_Work to be completed_:
Exactly the line with "Suppose a language" and the lines that follow it, through the closing line of the entries, should be restated, with nothing left out or added.

_Data for analysis_:

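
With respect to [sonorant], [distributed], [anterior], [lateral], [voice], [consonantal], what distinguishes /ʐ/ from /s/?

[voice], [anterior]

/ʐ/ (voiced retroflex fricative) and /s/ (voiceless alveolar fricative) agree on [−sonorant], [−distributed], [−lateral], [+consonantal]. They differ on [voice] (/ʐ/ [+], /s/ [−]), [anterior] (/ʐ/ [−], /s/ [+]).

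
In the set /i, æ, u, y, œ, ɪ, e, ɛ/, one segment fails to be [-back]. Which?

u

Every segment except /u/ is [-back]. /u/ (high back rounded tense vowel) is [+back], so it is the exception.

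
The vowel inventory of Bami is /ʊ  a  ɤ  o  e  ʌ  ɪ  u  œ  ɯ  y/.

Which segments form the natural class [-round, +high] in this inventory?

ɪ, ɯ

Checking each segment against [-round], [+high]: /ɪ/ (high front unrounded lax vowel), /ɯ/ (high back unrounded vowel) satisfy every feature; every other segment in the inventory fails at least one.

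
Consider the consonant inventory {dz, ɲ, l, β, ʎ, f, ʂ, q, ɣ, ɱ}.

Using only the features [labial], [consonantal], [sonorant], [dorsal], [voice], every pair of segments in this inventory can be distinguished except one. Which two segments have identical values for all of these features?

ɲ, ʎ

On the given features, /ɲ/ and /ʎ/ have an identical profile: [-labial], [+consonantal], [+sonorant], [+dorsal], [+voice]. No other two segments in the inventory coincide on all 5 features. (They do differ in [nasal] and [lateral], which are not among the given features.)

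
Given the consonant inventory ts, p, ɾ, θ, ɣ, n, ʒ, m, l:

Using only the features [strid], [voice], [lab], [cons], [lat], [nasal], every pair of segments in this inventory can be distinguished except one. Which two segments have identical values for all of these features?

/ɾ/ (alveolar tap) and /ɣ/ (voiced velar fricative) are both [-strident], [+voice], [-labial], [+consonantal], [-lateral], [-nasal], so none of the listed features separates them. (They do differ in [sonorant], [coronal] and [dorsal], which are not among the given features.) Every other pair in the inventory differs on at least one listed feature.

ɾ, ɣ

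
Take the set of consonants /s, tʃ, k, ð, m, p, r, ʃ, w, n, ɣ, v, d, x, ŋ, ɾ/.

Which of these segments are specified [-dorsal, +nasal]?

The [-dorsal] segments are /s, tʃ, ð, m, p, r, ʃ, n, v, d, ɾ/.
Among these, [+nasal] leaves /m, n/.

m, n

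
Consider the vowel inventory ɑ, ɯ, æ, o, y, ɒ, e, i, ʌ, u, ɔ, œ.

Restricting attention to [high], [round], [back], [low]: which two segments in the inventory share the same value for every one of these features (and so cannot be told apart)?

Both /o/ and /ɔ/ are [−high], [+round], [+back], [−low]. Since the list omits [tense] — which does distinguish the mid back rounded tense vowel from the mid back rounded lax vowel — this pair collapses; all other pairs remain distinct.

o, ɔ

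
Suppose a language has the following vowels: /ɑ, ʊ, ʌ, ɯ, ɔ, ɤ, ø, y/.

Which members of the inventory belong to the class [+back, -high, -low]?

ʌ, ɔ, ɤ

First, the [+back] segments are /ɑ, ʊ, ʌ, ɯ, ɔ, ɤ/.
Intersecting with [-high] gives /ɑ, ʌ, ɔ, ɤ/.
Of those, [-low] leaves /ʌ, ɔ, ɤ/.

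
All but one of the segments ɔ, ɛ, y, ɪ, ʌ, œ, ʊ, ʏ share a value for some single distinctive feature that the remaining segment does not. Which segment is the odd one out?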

_Expected answer_:
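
Suppose a language has the following vowels: /ɑ, ʊ, ʌ, ɯ, ɔ, ɤ, ø, y/.

Which members of the inventory belong to the class [+back, -high, -low]?

ʌ, ɔ, ɤ

First, the [+back] segments are /ɑ, ʊ, ʌ, ɯ, ɔ, ɤ/.
Intersecting with [-high] gives /ɑ, ʌ, ɔ, ɤ/.
Of those, [-low] leaves /ʌ, ɔ, ɤ/.

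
All but one of the segments ɔ, ɛ, y, ɪ, ʌ, œ, ʊ, ʏ share a value for some single distinctive feature that the remaining segment does not. Which segment is the odd one out?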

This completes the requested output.